Extract the lines from the first line of the records below through the line containing "(w^2 - 3*w + 2)/(w^2 + 3*w - 18) = (w^2", inclusive, and reproduce them exactly as written.

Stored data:

========

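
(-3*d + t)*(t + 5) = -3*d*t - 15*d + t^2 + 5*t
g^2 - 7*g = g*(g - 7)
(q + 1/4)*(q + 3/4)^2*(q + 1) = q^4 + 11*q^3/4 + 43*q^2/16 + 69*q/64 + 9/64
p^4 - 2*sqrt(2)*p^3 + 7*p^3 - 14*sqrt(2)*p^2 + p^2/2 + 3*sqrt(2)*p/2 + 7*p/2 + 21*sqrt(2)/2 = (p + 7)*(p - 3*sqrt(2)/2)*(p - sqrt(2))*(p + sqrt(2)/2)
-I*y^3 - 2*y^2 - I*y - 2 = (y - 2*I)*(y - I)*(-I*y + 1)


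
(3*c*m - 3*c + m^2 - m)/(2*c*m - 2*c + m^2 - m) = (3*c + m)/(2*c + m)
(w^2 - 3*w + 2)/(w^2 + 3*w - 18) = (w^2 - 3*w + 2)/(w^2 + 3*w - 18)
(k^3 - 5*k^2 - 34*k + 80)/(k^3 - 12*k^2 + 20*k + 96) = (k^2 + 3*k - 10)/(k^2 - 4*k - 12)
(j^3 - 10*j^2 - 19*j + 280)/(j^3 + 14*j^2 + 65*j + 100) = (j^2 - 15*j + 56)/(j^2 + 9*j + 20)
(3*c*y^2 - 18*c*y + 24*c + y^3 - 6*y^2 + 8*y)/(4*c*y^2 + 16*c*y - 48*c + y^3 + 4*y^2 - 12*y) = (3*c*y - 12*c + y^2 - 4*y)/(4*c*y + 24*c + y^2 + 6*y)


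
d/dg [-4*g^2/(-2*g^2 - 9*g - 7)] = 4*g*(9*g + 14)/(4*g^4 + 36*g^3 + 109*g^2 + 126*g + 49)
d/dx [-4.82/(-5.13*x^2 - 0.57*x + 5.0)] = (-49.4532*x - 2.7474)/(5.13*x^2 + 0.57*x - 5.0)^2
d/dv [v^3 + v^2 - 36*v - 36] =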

========

Solution to this problem:
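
(-3*d + t)*(t + 5) = -3*d*t - 15*d + t^2 + 5*t
g^2 - 7*g = g*(g - 7)
(q + 1/4)*(q + 3/4)^2*(q + 1) = q^4 + 11*q^3/4 + 43*q^2/16 + 69*q/64 + 9/64
p^4 - 2*sqrt(2)*p^3 + 7*p^3 - 14*sqrt(2)*p^2 + p^2/2 + 3*sqrt(2)*p/2 + 7*p/2 + 21*sqrt(2)/2 = (p + 7)*(p - 3*sqrt(2)/2)*(p - sqrt(2))*(p + sqrt(2)/2)
-I*y^3 - 2*y^2 - I*y - 2 = (y - 2*I)*(y - I)*(-I*y + 1)


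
(3*c*m - 3*c + m^2 - m)/(2*c*m - 2*c + m^2 - m) = (3*c + m)/(2*c + m)
(w^2 - 3*w + 2)/(w^2 + 3*w - 18) = (w^2 - 3*w + 2)/(w^2 + 3*w - 18)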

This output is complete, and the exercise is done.